SOURCE MATERIAL below:

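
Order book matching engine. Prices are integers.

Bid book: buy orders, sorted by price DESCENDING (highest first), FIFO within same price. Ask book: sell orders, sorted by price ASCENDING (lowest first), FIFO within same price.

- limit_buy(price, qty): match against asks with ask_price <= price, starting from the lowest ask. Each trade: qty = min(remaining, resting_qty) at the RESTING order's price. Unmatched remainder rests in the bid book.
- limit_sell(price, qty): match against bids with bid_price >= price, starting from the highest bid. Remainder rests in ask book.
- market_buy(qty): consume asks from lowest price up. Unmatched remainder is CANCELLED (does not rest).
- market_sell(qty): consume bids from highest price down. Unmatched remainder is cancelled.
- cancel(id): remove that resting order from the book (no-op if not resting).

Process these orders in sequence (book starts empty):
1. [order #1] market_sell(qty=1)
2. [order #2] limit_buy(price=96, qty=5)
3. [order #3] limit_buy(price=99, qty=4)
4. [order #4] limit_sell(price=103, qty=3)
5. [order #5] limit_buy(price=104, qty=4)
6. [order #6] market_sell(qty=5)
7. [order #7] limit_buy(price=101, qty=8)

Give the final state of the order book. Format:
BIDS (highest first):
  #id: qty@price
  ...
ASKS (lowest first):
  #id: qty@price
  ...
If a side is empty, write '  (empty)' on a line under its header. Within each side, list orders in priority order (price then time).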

End of SOURCE MATERIAL.

• **TASK DIRECTIONS**
Give back all of the data above without any alteration.

• **RESULT**
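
Order book matching engine. Prices are integers.

Bid book: buy orders, sorted by price DESCENDING (highest first), FIFO within same price. Ask book: sell orders, sorted by price ASCENDING (lowest first), FIFO within same price.

- limit_buy(price, qty): match against asks with ask_price <= price, starting from the lowest ask. Each trade: qty = min(remaining, resting_qty) at the RESTING order's price. Unmatched remainder rests in the bid book.
- limit_sell(price, qty): match against bids with bid_price >= price, starting from the highest bid. Remainder rests in ask book.
- market_buy(qty): consume asks from lowest price up. Unmatched remainder is CANCELLED (does not rest).
- market_sell(qty): consume bids from highest price down. Unmatched remainder is cancelled.
- cancel(id): remove that resting order from the book (no-op if not resting).

Process these orders in sequence (book starts empty):
1. [order #1] market_sell(qty=1)
2. [order #2] limit_buy(price=96, qty=5)
3. [order #3] limit_buy(price=99, qty=4)
4. [order #4] limit_sell(price=103, qty=3)
5. [order #5] limit_buy(price=104, qty=4)
6. [order #6] market_sell(qty=5)
7. [order #7] limit_buy(price=101, qty=8)

Give the final state of the order book. Format:
BIDS (highest first):
  #id: qty@price
  ...
ASKS (lowest first):
  #id: qty@price
  ...
If a side is empty, write '  (empty)' on a line under its header. Within each side, list orders in priority order (price then time).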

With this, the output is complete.